▶ Assignment
The answer should match the records character for character.

══ Entries supplied ══

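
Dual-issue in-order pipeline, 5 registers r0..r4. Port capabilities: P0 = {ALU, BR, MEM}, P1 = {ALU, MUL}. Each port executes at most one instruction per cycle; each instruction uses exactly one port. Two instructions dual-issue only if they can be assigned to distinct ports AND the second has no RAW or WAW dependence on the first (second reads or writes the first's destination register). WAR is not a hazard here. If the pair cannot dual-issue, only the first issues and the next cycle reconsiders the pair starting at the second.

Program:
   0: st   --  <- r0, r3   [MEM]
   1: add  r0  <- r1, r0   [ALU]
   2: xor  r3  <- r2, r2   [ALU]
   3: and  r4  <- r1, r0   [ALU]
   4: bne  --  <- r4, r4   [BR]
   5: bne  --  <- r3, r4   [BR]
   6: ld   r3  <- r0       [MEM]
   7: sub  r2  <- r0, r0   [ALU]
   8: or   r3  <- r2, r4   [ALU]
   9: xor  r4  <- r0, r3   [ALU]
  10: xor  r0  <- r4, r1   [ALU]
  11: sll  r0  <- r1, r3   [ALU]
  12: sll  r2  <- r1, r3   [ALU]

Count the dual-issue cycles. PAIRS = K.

PAIRS = 4

[0] i0,i1  st/add  -- 2-wide
[1] i2,i3  xor/and  -- 2-wide
[2] i4  bne  -- no-port BR/BR
[3] i5  bne  -- no-port BR/MEM
[4] i6,i7  ld/sub  -- 2-wide
[5] i8  or  -- RAW r3
[6] i9  xor  -- RAW r4
[7] i10  xor  -- WAW r0
[8] i11,i12  sll/sll  -- 2-wide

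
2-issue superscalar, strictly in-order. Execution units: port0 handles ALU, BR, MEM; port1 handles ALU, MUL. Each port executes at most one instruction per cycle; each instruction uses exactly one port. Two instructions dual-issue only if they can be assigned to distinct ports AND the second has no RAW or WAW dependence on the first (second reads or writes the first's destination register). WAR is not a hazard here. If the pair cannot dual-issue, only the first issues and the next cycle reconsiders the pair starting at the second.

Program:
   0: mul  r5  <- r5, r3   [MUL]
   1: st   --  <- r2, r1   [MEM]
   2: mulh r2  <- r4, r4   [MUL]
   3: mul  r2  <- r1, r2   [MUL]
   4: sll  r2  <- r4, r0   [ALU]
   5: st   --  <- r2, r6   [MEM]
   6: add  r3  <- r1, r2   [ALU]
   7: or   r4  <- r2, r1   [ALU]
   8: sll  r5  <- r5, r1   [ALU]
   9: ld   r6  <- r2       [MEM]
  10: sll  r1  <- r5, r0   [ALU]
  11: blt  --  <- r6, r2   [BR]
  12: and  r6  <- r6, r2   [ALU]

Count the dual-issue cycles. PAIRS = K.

PAIRS = 5

0. mul/st @i0/i1  | 2-wide
1. mulh @i2  | no-port MUL/MUL
2. mul @i3  | WAW r2
3. sll @i4  | RAW r2
4. st/add @i5/i6  | 2-wide
5. or/sll @i7/i8  | 2-wide
6. ld/sll @i9/i10  | 2-wide
7. blt/and @i11/i12  | 2-wide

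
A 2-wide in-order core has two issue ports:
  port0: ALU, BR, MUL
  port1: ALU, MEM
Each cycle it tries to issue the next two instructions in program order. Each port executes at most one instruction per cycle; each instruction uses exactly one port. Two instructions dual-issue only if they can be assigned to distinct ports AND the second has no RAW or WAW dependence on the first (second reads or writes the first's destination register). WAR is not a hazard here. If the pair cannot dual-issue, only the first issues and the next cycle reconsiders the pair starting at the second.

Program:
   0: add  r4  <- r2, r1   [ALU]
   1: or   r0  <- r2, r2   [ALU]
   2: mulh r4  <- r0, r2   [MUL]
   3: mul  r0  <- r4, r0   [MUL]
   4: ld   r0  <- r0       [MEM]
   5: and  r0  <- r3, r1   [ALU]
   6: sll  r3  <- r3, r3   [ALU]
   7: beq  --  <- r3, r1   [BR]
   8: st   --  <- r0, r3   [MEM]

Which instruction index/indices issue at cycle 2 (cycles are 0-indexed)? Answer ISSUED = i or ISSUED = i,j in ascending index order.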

═══

▶ Final answer
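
Dual-issue in-order pipeline, 5 registers r0..r4. Port capabilities: P0 = {ALU, BR, MEM}, P1 = {ALU, MUL}. Each port executes at most one instruction per cycle; each instruction uses exactly one port. Two instructions dual-issue only if they can be assigned to distinct ports AND the second has no RAW or WAW dependence on the first (second reads or writes the first's destination register). WAR is not a hazard here. If the pair cannot dual-issue, only the first issues and the next cycle reconsiders the pair starting at the second.

Program:
   0: st   --  <- r0, r3   [MEM]
   1: add  r0  <- r1, r0   [ALU]
   2: xor  r3  <- r2, r2   [ALU]
   3: and  r4  <- r1, r0   [ALU]
   4: bne  --  <- r4, r4   [BR]
   5: bne  --  <- r3, r4   [BR]
   6: ld   r3  <- r0       [MEM]
   7: sub  r2  <- r0, r0   [ALU]
   8: or   r3  <- r2, r4   [ALU]
   9: xor  r4  <- r0, r3   [ALU]
  10: xor  r0  <- r4, r1   [ALU]
  11: sll  r0  <- r1, r3   [ALU]
  12: sll  r2  <- r1, r3   [ALU]

Count the dual-issue cycles. PAIRS = K.

PAIRS = 4

[0] i0,i1  st/add  -- 2-wide
[1] i2,i3  xor/and  -- 2-wide
[2] i4  bne  -- no-port BR/BR
[3] i5  bne  -- no-port BR/MEM
[4] i6,i7  ld/sub  -- 2-wide
[5] i8  or  -- RAW r3
[6] i9  xor  -- RAW r4
[7] i10  xor  -- WAW r0
[8] i11,i12  sll/sll  -- 2-wide

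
2-issue superscalar, strictly in-order. Execution units: port0 handles ALU, BR, MEM; port1 handles ALU, MUL. Each port executes at most one instruction per cycle; each instruction uses exactly one port. Two instructions dual-issue only if they can be assigned to distinct ports AND the second has no RAW or WAW dependence on the first (second reads or writes the first's destination register). WAR is not a hazard here. If the pair cannot dual-issue, only the first issues and the next cycle reconsiders the pair starting at the second.

Program:
   0: mul  r5  <- r5, r3   [MUL]
   1: st   --  <- r2, r1   [MEM]
   2: mulh r2  <- r4, r4   [MUL]
   3: mul  r2  <- r1, r2   [MUL]
   4: sll  r2  <- r4, r0   [ALU]
   5: st   --  <- r2, r6   [MEM]
   6: add  r3  <- r1, r2   [ALU]
   7: or   r4  <- r2, r1   [ALU]
   8: sll  r5  <- r5, r1   [ALU]
   9: ld   r6  <- r2       [MEM]
  10: sll  r1  <- r5, r0   [ALU]
  11: blt  --  <- r6, r2   [BR]
  12: and  r6  <- r6, r2   [ALU]

Count the dual-issue cycles. PAIRS = K.

PAIRS = 5

0. mul/st @i0/i1  | 2-wide
1. mulh @i2  | no-port MUL/MUL
2. mul @i3  | WAW r2
3. sll @i4  | RAW r2
4. st/add @i5/i6  | 2-wide
5. or/sll @i7/i8  | 2-wide
6. ld/sll @i9/i10  | 2-wide
7. blt/and @i11/i12  | 2-wide

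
A 2-wide in-order core has two issue ports:
  port0: ALU, BR, MUL
  port1: ALU, MEM
Each cycle it tries to issue the next two instructions in program order. Each port executes at most one instruction per cycle; each instruction uses exactly one port. Two instructions dual-issue only if they can be assigned to distinct ports AND the second has no RAW or WAW dependence on the first (second reads or writes the first's destination register). WAR is not a hazard here. If the pair cannot dual-issue, only the first issues and the next cycle reconsiders the pair starting at the second.

Program:
   0: add  r4  <- r2, r1   [ALU]
   1: or   r0  <- r2, r2   [ALU]
   2: mulh r4  <- r0, r2   [MUL]
   3: mul  r0  <- r4, r0   [MUL]
   4: ld   r0  <- r0       [MEM]
   5: and  r0  <- r3, r1   [ALU]
   6: sll  r3  <- r3, r3   [ALU]
   7: beq  --  <- r3, r1   [BR]
   8: st   --  <- r0, r3   [MEM]

Which instruction index/indices issue at cycle 2 (cycles are 0-indexed)? Answer ISSUED = i or ISSUED = i,j in ascending index order.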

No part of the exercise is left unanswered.